What is required — All lines holding the word "fullmatch" should be located in the records and copied.

Data shown —

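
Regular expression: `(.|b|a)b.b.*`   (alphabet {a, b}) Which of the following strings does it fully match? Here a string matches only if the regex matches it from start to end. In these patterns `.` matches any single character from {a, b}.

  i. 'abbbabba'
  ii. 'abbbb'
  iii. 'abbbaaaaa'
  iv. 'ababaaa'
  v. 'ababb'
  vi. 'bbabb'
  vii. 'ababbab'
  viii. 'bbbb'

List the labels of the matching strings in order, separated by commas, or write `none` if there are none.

i → match
ii → match
iii → match
iv → match
v → match
vi → match
vii → match
viii → match

i, ii, iii, iv, v, vi, vii, viii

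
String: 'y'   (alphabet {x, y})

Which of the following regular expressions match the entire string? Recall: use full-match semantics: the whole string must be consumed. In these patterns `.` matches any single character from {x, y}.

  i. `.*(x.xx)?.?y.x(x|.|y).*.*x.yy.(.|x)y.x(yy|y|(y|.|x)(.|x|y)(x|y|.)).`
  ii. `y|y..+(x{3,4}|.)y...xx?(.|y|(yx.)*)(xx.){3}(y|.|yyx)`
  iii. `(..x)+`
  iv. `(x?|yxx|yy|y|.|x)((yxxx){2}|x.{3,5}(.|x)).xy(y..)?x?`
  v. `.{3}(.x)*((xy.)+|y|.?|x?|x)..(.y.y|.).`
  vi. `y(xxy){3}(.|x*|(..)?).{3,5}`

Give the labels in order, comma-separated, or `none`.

i → no match
ii → match
iii → no match — must end with 'x'
iv → no match
v → no match
vi → no match — must start with 'yxxy'

ii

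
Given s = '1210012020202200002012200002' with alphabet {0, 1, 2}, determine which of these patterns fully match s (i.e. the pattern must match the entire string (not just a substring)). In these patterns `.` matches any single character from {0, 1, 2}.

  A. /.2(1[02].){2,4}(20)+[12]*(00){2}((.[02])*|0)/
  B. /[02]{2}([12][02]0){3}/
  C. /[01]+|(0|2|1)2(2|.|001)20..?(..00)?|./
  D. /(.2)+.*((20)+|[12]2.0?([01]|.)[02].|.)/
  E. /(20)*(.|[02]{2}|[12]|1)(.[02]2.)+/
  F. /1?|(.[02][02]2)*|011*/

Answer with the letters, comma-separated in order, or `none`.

A → match
B → no match — must end with '0'
C → no match
D → match
E → no match
F → no match

A, D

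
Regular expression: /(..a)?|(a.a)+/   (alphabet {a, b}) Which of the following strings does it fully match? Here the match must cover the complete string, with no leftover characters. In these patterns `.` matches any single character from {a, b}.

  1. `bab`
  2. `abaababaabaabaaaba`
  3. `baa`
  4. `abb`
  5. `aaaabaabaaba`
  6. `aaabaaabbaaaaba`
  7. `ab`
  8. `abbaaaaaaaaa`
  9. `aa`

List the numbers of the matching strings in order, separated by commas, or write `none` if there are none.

3, 5

1. `bab` → no match
2 → no match
3. `baa` → match
4. `abb` → no match
5. `aaaabaabaaba` → match
6 → no match
7. `ab` → no match
8. `abbaaaaaaaaa` → no match
9. `aa` → no match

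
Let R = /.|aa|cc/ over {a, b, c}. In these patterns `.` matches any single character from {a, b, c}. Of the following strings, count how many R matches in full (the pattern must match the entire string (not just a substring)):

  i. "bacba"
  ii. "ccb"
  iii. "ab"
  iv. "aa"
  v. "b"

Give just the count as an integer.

2

i → no match
ii → no match
iii → no match
iv → match
v → match
Total matched: 2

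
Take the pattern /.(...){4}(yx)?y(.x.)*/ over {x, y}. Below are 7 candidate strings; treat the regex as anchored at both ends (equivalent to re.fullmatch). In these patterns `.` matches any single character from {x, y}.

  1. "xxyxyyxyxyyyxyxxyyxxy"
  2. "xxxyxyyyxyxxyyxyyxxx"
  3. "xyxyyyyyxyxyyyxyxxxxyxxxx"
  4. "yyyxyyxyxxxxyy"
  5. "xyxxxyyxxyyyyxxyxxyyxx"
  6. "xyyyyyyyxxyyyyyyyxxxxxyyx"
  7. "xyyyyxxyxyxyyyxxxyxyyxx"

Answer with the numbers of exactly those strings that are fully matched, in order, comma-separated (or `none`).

1 → no match
2 → no match
3 → no match
4 → match
5 → no match
6 → no match
7 → match

4, 7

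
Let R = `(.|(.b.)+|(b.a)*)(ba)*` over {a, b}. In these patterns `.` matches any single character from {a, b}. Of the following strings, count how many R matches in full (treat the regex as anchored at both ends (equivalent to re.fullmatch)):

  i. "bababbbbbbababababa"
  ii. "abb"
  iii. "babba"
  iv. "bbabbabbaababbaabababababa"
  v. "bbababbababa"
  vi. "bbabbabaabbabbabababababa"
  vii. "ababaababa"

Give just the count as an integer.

3

i → no match
ii → match
iii → no match
iv → match
v → no match
vi → match
vii → no match
Total matched: 3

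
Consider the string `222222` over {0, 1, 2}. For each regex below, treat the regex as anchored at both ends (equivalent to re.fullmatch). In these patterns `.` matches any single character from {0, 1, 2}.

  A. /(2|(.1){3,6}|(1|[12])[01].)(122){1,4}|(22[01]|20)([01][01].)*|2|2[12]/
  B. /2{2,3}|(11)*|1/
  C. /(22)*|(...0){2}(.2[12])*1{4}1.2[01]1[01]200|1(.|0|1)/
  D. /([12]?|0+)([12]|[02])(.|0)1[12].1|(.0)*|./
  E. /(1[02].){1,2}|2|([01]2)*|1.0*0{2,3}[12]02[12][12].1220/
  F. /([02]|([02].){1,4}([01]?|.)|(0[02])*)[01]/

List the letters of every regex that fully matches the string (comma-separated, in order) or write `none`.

C

A → no match
B → no match
C → match
D → no match
E → no match
F → no match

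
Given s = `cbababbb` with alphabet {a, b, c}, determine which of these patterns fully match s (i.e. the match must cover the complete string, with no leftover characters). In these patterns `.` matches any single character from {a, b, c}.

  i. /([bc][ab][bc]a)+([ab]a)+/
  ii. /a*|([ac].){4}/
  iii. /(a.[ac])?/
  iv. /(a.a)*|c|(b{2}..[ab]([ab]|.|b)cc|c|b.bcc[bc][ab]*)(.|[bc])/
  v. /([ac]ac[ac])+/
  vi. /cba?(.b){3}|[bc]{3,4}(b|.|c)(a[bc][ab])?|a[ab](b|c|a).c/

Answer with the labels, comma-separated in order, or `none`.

i → no match — must end with `a`
ii → no match
iii → no match
iv → no match
v → no match
vi → match

vi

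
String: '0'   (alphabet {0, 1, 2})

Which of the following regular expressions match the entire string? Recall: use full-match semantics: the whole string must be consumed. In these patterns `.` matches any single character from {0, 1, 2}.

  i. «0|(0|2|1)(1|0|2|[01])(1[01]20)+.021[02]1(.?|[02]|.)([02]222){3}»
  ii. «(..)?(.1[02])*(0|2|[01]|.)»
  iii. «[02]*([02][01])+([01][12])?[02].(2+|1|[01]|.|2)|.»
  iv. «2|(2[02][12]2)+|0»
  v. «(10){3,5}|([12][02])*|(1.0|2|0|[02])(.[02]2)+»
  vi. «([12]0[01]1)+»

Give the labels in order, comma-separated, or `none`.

i, ii, iii, iv

i → match
ii → match
iii → match
iv → match
v → no match
vi → no match — must end with '1'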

Response box —
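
Take the pattern /.(...){4}(yx)?y(.x.)*/ over {x, y}. Below are 7 candidate strings; treat the regex as anchored at both ends (equivalent to re.fullmatch). In these patterns `.` matches any single character from {x, y}.
Let R = `(.|(.b.)+|(b.a)*)(ba)*` over {a, b}. In these patterns `.` matches any single character from {a, b}. Of the following strings, count how many R matches in full (treat the regex as anchored at both ends (equivalent to re.fullmatch)):
Consider the string `222222` over {0, 1, 2}. For each regex below, treat the regex as anchored at both ends (equivalent to re.fullmatch). In these patterns `.` matches any single character from {0, 1, 2}.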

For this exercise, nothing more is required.